___ Task material ___

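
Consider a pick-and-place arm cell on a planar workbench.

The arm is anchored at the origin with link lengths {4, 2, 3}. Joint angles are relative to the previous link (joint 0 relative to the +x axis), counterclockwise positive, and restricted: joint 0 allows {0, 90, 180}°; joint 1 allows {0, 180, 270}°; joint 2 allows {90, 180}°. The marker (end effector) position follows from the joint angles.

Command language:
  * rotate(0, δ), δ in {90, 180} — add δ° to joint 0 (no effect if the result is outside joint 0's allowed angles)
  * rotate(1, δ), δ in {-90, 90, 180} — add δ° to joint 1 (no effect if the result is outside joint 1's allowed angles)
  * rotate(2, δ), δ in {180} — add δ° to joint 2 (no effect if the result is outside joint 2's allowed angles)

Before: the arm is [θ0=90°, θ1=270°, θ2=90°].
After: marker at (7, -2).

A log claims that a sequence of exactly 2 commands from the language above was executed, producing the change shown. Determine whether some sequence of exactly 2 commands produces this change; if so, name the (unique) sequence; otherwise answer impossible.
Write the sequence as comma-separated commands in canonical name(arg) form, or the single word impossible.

rotate(0, 90), rotate(0, 180)

key: running rotate(0, 180) before rotate(0, 90) would end elsewhere — order is forced
initial: [θ0=90°, θ1=270°, θ2=90°]
step 1 (rotate(0, 90)): [θ0=180°, θ1=270°, θ2=90°]
step 2 (rotate(0, 180)): [θ0=0°, θ1=270°, θ2=90°]
uniquely the one of 36 2-step routes that fits.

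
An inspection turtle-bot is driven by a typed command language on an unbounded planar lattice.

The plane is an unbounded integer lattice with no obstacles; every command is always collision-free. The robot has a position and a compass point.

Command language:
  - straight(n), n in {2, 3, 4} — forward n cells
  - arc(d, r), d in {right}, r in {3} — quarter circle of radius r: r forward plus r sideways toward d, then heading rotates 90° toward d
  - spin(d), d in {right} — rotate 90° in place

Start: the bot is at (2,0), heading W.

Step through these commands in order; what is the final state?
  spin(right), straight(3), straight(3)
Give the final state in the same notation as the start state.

from: at (2,0), heading W
step 1 (spin(right)): at (2,0), heading N
step 2 (straight(3)): at (2,3), heading N
step 3 (straight(3)): at (2,6), heading N

at (2,6), heading N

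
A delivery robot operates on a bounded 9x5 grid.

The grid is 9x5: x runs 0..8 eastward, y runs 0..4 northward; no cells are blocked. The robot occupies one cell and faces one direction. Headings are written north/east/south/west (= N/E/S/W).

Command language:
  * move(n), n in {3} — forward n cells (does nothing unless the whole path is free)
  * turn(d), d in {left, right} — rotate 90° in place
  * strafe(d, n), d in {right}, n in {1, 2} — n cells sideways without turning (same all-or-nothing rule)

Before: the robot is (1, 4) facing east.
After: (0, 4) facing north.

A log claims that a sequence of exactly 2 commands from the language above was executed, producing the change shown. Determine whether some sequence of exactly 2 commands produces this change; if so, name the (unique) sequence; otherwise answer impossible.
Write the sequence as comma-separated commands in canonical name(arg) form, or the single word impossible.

checked all 2-command options: none fits.

impossible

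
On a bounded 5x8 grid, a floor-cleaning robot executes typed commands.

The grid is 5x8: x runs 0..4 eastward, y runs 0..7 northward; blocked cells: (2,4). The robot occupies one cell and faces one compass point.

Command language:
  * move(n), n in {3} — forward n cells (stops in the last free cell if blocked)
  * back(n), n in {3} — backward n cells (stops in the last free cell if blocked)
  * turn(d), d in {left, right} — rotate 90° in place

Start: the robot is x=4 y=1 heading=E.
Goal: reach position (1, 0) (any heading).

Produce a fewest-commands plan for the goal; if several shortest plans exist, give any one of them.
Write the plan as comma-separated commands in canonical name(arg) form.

back(3), turn(left), back(3)

start: x=4 y=1 heading=E
1. back(3) → x=1 y=1 heading=E
2. turn(left) → x=1 y=1 heading=N
3. back(3) → x=1 y=0 heading=N
minimal: 3 command(s), checked below 3.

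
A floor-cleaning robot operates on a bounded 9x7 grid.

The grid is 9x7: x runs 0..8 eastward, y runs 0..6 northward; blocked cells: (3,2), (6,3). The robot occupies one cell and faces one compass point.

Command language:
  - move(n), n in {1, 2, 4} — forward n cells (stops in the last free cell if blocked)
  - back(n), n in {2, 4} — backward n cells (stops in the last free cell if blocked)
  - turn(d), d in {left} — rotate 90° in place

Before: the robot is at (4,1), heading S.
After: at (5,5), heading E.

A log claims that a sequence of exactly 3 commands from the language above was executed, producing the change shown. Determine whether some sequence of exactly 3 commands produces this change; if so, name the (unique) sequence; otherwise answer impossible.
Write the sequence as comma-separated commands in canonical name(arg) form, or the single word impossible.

back(4), turn(left), move(1)

key: order matters: swapping back(4) and move(1) lands elsewhere
t0: at (4,1), heading S
[1] after back(4): at (4,5), heading S
[2] after turn(left): at (4,5), heading E
[3] after move(1): at (5,5), heading E
uniquely the one of 216 3-step routes that fits.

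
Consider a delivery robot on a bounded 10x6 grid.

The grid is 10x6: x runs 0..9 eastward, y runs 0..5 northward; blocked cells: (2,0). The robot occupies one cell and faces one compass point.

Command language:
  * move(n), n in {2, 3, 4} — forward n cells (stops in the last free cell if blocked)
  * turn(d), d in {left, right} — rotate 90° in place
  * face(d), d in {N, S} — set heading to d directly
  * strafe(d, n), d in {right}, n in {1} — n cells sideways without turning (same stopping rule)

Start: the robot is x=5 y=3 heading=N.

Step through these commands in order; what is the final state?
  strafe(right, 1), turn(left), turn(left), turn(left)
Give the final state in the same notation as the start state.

x=6 y=3 heading=E

t0: x=5 y=3 heading=N
1. strafe(right, 1) → x=6 y=3 heading=N
2. turn(left) → x=6 y=3 heading=W
3. turn(left) → x=6 y=3 heading=S
4. turn(left) → x=6 y=3 heading=E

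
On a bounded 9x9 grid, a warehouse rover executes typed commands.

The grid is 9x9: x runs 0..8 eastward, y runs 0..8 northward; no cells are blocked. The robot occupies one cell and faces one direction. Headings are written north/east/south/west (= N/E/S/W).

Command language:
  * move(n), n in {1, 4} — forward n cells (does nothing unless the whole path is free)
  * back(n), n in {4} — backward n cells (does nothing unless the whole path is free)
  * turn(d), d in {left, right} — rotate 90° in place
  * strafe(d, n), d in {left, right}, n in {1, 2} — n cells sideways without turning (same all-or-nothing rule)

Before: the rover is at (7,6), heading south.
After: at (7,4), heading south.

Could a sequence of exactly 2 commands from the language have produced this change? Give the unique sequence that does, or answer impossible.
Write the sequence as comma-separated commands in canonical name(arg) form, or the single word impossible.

move(1), move(1)

key: heading stays S — no command in the sequence turns
from: at (7,6), heading south
[1] after move(1): at (7,5), heading south
[2] after move(1): at (7,4), heading south
uniquely the one of 81 2-step routes that fits.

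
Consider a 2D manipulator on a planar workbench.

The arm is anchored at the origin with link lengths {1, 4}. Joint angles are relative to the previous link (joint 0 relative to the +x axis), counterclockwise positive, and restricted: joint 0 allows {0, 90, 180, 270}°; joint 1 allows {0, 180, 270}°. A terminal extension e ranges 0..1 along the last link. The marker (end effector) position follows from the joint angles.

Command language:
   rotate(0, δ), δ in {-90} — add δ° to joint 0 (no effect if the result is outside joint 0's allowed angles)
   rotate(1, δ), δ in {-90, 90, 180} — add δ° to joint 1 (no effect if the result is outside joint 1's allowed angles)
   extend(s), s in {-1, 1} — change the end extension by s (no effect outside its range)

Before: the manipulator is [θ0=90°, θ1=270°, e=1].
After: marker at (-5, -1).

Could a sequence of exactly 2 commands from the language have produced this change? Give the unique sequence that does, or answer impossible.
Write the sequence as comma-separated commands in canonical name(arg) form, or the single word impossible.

initial: [θ0=90°, θ1=270°, e=1]
t=1 rotate(0, -90) ⇒ [θ0=0°, θ1=270°, e=1]
t=2 rotate(0, -90) ⇒ [θ0=270°, θ1=270°, e=1]
no other 2-command option fits: unique.

rotate(0, -90), rotate(0, -90)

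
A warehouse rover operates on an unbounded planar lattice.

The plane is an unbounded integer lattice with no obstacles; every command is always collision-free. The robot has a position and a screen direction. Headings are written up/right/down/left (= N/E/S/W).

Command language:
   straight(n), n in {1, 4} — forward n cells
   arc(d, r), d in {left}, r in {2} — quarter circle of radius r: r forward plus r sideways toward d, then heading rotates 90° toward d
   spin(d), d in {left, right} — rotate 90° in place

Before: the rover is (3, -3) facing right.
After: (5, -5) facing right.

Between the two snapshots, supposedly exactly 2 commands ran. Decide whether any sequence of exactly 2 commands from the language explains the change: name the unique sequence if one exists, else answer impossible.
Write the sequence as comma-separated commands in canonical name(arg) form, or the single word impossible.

spin(right), arc(left, 2)

key: heading stays E — rotations cancel among the 2 commands
start: (3, -3) facing right
step 1 (spin(right)): (3, -3) facing down
step 2 (arc(left, 2)): (5, -5) facing right
no rival 2-sequence matches.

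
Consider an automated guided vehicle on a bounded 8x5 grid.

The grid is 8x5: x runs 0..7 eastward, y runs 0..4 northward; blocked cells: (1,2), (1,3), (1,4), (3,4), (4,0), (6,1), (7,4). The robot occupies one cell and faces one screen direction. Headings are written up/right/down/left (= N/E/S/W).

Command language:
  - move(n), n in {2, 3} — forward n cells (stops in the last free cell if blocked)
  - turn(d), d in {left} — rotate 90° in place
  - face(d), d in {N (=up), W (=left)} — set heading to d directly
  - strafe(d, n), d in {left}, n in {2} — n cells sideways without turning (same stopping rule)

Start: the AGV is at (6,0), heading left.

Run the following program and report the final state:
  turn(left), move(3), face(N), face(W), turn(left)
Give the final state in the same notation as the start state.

at (6,0), heading down

begin: at (6,0), heading left
t=1 turn(left) ⇒ at (6,0), heading down
t=2 move(3) ⇒ at (6,0), heading down
t=3 face(N) ⇒ at (6,0), heading up
t=4 face(W) ⇒ at (6,0), heading left
t=5 turn(left) ⇒ at (6,0), heading down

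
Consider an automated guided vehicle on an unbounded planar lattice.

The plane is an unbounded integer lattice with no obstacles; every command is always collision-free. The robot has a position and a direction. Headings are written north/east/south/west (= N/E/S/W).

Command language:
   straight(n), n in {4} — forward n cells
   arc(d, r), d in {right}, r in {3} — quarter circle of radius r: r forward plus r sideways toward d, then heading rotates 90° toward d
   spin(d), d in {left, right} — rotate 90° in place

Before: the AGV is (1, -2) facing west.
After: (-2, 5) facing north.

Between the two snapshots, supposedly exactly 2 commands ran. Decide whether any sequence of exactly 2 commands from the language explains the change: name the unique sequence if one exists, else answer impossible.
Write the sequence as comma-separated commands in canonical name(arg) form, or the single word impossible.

key: position moved to (-2,5) AND the heading swung to N — translation plus rotation needed
begin: (1, -2) facing west
step 1 (arc(right, 3)): (-2, 1) facing north
step 2 (straight(4)): (-2, 5) facing north
no rival 2-sequence matches.

arc(right, 3), straight(4)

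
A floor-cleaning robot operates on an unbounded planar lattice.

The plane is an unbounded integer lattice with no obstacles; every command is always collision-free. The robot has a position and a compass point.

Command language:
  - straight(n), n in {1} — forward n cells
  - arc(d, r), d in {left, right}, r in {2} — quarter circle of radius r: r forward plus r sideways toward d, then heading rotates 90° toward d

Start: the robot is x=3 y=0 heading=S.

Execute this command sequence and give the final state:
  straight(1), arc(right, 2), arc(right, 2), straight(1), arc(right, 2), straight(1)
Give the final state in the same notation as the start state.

start: x=3 y=0 heading=S
t=1 straight(1) ⇒ x=3 y=-1 heading=S
t=2 arc(right, 2) ⇒ x=1 y=-3 heading=W
t=3 arc(right, 2) ⇒ x=-1 y=-1 heading=N
t=4 straight(1) ⇒ x=-1 y=0 heading=N
t=5 arc(right, 2) ⇒ x=1 y=2 heading=E
t=6 straight(1) ⇒ x=2 y=2 heading=E

x=2 y=2 heading=E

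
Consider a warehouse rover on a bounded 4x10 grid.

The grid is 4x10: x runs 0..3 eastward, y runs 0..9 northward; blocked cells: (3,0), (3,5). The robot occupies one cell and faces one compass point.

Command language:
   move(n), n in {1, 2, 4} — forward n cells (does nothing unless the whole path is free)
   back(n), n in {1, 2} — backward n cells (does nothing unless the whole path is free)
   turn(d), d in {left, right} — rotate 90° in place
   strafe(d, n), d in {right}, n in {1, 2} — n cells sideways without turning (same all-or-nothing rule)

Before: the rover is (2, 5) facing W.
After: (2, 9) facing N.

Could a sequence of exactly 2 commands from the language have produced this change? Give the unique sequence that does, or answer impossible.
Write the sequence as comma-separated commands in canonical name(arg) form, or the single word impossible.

turn(right), move(4)

key: position moved to (2,9) AND the heading swung to N — translation plus rotation needed
t0: (2, 5) facing W
[1] after turn(right): (2, 5) facing N
[2] after move(4): (2, 9) facing N
all 81 alternatives checked — unique.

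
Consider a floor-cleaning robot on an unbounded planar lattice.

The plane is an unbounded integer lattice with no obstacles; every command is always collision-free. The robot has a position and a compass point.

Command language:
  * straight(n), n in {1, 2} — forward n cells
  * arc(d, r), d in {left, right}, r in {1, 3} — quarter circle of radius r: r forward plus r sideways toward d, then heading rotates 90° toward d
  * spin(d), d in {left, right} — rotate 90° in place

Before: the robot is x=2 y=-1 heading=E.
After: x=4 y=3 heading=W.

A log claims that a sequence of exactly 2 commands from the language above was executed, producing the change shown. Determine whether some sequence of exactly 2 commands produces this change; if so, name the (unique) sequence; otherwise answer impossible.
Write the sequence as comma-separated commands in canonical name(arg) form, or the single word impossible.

arc(left, 3), arc(left, 1)

key: running arc(left, 1) before arc(left, 3) would end elsewhere — order is forced
start: x=2 y=-1 heading=E
1. arc(left, 3) → x=5 y=2 heading=N
2. arc(left, 1) → x=4 y=3 heading=W
no other 2-command option fits: unique.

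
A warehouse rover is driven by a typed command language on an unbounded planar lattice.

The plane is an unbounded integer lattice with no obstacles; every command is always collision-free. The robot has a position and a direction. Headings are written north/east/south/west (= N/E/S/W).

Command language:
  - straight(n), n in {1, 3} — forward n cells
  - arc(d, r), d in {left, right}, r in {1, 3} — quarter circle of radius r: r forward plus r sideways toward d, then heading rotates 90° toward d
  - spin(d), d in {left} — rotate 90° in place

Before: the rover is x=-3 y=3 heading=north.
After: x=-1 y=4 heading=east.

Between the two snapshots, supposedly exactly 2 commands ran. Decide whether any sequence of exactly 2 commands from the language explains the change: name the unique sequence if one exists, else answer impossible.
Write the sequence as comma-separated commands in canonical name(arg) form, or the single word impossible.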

___

> Work instructions: Every line from the one containing "After: x=-1 y=4 heading=east." through the last line above should be retyped exactly; no other lines are wanted.

> Response box:
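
After: x=-1 y=4 heading=east.

Between the two snapshots, supposedly exactly 2 commands ran. Decide whether any sequence of exactly 2 commands from the language explains the change: name the unique sequence if one exists, else answer impossible.
Write the sequence as comma-separated commands in canonical name(arg) form, or the single word impossible.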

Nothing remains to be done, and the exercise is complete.